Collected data
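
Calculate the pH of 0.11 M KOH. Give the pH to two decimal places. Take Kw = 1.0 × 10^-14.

KOH is a strong base; [OH-] = 0.11 M.
pOH = -log(0.11) = 0.96
pH = 14.00 - 0.96 = 13.04

pH = 13.04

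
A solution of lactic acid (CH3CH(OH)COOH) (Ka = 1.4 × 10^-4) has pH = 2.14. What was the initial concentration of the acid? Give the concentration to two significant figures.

C₀ = 3.8 × 10^-1 M

[H+] = 10^(-2.14) = 7.24 × 10^-3 M = x
Ka = x²/(C₀ − x) ⇒ C₀ = x + x²/Ka
C₀ = 7.24 × 10^-3 + (7.24 × 10^-3)²/(1.4 × 10^-4) = 3.82 × 10^-1 M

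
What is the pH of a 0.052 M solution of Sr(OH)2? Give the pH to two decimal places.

Sr(OH)2 is a strong base (each formula unit releases 2 OH-); [OH-] = 0.104 M.
pOH = -log(0.104) = 0.98
pH = 14.00 - 0.98 = 13.02

pH = 13.02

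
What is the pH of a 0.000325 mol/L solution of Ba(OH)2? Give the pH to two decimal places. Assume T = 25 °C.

Ba(OH)2 is a strong base (each formula unit releases 2 OH-); [OH-] = 0.00065 M.
pOH = -log(0.00065) = 3.19
pH = 14.00 - 3.19 = 10.81

pH = 10.81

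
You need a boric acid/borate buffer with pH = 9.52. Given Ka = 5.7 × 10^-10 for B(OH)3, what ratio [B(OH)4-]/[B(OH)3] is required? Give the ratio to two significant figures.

pKa = -log(5.7 × 10^-10) = 9.244
pH = pKa + log(r) ⇒ log(r) = 9.52 − 9.244 = +0.276
r = [B(OH)4-]/[B(OH)3] = 10^(+0.276) = 1.89

ratio = 1.9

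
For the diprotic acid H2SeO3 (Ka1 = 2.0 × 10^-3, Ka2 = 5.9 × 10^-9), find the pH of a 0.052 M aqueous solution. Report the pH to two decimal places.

pH = 2.03

Since Ka1 ≫ Ka2, the first ionization dominates [H+].
Ka1 = x²/(0.052 − x) = 2.0 × 10^-3
Solving the quadratic: x = (−Ka1 + √(Ka1² + 4·Ka1·C₀))/2 = 9.25 × 10^-3 M
pH = −log(9.25 × 10^-3) = 2.03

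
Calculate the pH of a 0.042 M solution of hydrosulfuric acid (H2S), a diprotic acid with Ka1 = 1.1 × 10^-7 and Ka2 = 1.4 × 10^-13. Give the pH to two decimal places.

Ka1 ≫ Ka2, so treat the first dissociation as the only significant source of H+.
Ka1 = x²/(0.042 − x) = 1.1 × 10^-7
x ≈ √(1.1 × 10^-7 × 0.042) = 6.80 × 10^-5 M
pH = −log(6.80 × 10^-5) = 4.17

pH = 4.17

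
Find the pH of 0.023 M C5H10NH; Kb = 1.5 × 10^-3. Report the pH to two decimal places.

pH = 11.71

C5H10NH + H2O ⇌ C5H10NH2+ + OH-
From the ICE table, Kb = x²/(0.023 − x) = 1.5 × 10^-3.
Here C₀/Kb ≈ 15.3, so the small-x approximation fails. Use the quadratic:
x = (−Kb + √(Kb² + 4·Kb·C₀))/2 = 5.17 × 10^-3 M
pOH = −log(5.17 × 10^-3) = 2.29; pH = 14.00 − 2.29 = 11.71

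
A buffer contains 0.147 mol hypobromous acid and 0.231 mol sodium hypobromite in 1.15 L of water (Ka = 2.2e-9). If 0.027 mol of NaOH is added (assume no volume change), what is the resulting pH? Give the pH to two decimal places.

After neutralization: n(HOBr) = 0.12 mol, n(OBr-) = 0.258 mol.
pKa = −log(2.2 × 10^-9) = 8.658
pH = pKa + log([A⁻]/[HA]) = 8.658 + log(0.258/0.12) = 8.658 +0.332

pH = 8.99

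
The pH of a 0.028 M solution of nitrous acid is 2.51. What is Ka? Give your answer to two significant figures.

Ka = 3.8 × 10^-4

[H+] = 10^(-2.51) = 3.09 × 10^-3 M
At equilibrium [HA] = 0.028 − 3.09 × 10^-3 = 2.49 × 10^-2 M
Ka = [H+][A-]/[HA] = (3.09 × 10^-3)² / 2.49 × 10^-2 = 3.8 × 10^-4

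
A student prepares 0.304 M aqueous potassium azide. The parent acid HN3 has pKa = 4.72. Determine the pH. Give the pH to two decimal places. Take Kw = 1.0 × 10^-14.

N3- is the conjugate base of the weak acid HN3.
Ka = 10^(−4.72) = 1.91 × 10^-5
Kb = Kw/Ka = 1.0×10^-14 / 1.91 × 10^-5 = 5.24 × 10^-10
Kb = [OH-]²/(0.304 − [OH-]) = 5.24 × 10^-10
Neglecting [OH-] in the denominator: [OH-] = √(5.24 × 10^-10 × 0.304) = 1.26 × 10^-5 M
Check: 0.0042% ionized — well under 5%, approximation valid.
pOH = 4.90, so pH = 14.00 − pOH = 9.10

pH = 9.10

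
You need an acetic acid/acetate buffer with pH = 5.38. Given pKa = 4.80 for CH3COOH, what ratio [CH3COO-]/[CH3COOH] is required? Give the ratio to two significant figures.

pH = pKa + log(r) ⇒ log(r) = 5.38 − 4.80 = +0.58
r = [CH3COO-]/[CH3COOH] = 10^(+0.58) = 3.8

ratio = 3.8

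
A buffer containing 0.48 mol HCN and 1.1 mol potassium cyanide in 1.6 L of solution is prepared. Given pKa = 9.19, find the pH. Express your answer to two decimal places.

pH = 9.55

Using pH = pKa + log([base]/[acid]) with [base]/[acid] = 1.1/0.48:
pH = 9.19 + (+0.360) = 9.55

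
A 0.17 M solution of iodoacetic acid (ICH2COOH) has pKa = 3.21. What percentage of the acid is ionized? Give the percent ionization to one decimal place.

5.8%

ICH2COOH ⇌ ICH2COO- + H+; let x = [H+] at equilibrium.
Ka = 10^(−3.21) = 6.17 × 10^-4
Ka = x²/(C₀ − x); solving the quadratic gives x = 9.94 × 10^-3 M.
Fraction ionized = 9.94 × 10^-3 / 0.17 = 0.0585 → 5.8%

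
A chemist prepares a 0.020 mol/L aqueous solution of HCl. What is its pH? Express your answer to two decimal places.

HCl is a strong acid and dissociates completely, so [H+] = 0.020 M.
pH = -log(0.02) = 1.70

pH = 1.70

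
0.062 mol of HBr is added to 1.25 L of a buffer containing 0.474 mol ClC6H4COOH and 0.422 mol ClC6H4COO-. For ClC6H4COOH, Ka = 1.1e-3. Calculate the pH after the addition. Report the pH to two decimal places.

pH = 2.79

After neutralization: n(ClC6H4COOH) = 0.536 mol, n(ClC6H4COO-) = 0.36 mol.
pKa = −log(1.1 × 10^-3) = 2.959
Henderson–Hasselbalch with mole ratio 0.36/0.536: pH = 2.959 + (-0.173)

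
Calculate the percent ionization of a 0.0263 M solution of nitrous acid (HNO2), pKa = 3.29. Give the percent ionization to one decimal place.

13.0%

HNO2 ⇌ NO2- + H+; let x = [H+] at equilibrium.
Ka = 10^(−3.29) = 5.13 × 10^-4
Solve x² + 0.000513x − 1.35e-05 = 0 → x = 3.43 × 10^-3 M
% ionization = x/C₀ × 100% = 3.43 × 10^-3/0.0263 × 100% = 13.0%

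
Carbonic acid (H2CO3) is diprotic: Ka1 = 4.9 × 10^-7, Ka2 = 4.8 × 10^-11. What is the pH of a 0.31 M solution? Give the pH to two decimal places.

pH = 3.41

Ka1 ≫ Ka2, so treat the first dissociation as the only significant source of H+.
Ka1 = x²/(0.31 − x) = 4.9 × 10^-7
x ≈ √(4.9 × 10^-7 × 0.31) = 3.90 × 10^-4 M
pH = −log(3.90 × 10^-4) = 3.41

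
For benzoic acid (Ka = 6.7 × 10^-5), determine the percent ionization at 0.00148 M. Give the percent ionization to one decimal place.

C6H5COOH ⇌ C6H5COO- + H+; let x = [H+] at equilibrium.
Solve x² + 6.7e-05x − 9.92e-08 = 0 → x = 2.83 × 10^-4 M
% ionization = x/C₀ × 100% = 2.83 × 10^-4/0.00148 × 100% = 19.1%

19.1%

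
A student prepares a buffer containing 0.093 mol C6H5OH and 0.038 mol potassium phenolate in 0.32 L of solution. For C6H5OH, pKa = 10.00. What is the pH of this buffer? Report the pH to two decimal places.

Henderson–Hasselbalch: pH = pKa + log([C6H5O-]/[C6H5OH]) = 10.00 + log(0.038/0.093)
pH = 10.00 + (-0.389) = 9.61

pH = 9.61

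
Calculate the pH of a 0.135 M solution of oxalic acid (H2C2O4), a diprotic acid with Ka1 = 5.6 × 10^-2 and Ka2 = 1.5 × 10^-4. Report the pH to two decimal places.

Ka1 ≫ Ka2, so treat the first dissociation as the only significant source of H+.
Ka1 = x²/(0.135 − x) = 5.6 × 10^-2
Solving the quadratic: x = (−Ka1 + √(Ka1² + 4·Ka1·C₀))/2 = 6.33 × 10^-2 M
pH = −log(6.33 × 10^-2) = 1.20

pH = 1.20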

**ABOUT THIS EXERCISE**
Starting at the line that contains "Carbonic acid (H2CO3)", retype each remaining line of the records exactly; that line and the last line are both included.

**RESPONSE**
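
Carbonic acid (H2CO3) is diprotic: Ka1 = 4.9 × 10^-7, Ka2 = 4.8 × 10^-11. What is the pH of a 0.31 M solution? Give the pH to two decimal places.

pH = 3.41

Ka1 ≫ Ka2, so treat the first dissociation as the only significant source of H+.
Ka1 = x²/(0.31 − x) = 4.9 × 10^-7
x ≈ √(4.9 × 10^-7 × 0.31) = 3.90 × 10^-4 M
pH = −log(3.90 × 10^-4) = 3.41

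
For benzoic acid (Ka = 6.7 × 10^-5), determine the percent ionization at 0.00148 M. Give the percent ionization to one decimal place.

C6H5COOH ⇌ C6H5COO- + H+; let x = [H+] at equilibrium.
Solve x² + 6.7e-05x − 9.92e-08 = 0 → x = 2.83 × 10^-4 M
% ionization = x/C₀ × 100% = 2.83 × 10^-4/0.00148 × 100% = 19.1%

19.1%

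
A student prepares a buffer containing 0.093 mol C6H5OH and 0.038 mol potassium phenolate in 0.32 L of solution. For C6H5OH, pKa = 10.00. What is the pH of this buffer? Report the pH to two decimal places.

Henderson–Hasselbalch: pH = pKa + log([C6H5O-]/[C6H5OH]) = 10.00 + log(0.038/0.093)
pH = 10.00 + (-0.389) = 9.61

pH = 9.61

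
Calculate the pH of a 0.135 M solution of oxalic acid (H2C2O4), a diprotic acid with Ka1 = 5.6 × 10^-2 and Ka2 = 1.5 × 10^-4. Report the pH to two decimal places.

Ka1 ≫ Ka2, so treat the first dissociation as the only significant source of H+.
Ka1 = x²/(0.135 − x) = 5.6 × 10^-2
Solving the quadratic: x = (−Ka1 + √(Ka1² + 4·Ka1·C₀))/2 = 6.33 × 10^-2 M
pH = −log(6.33 × 10^-2) = 1.20

pH = 1.20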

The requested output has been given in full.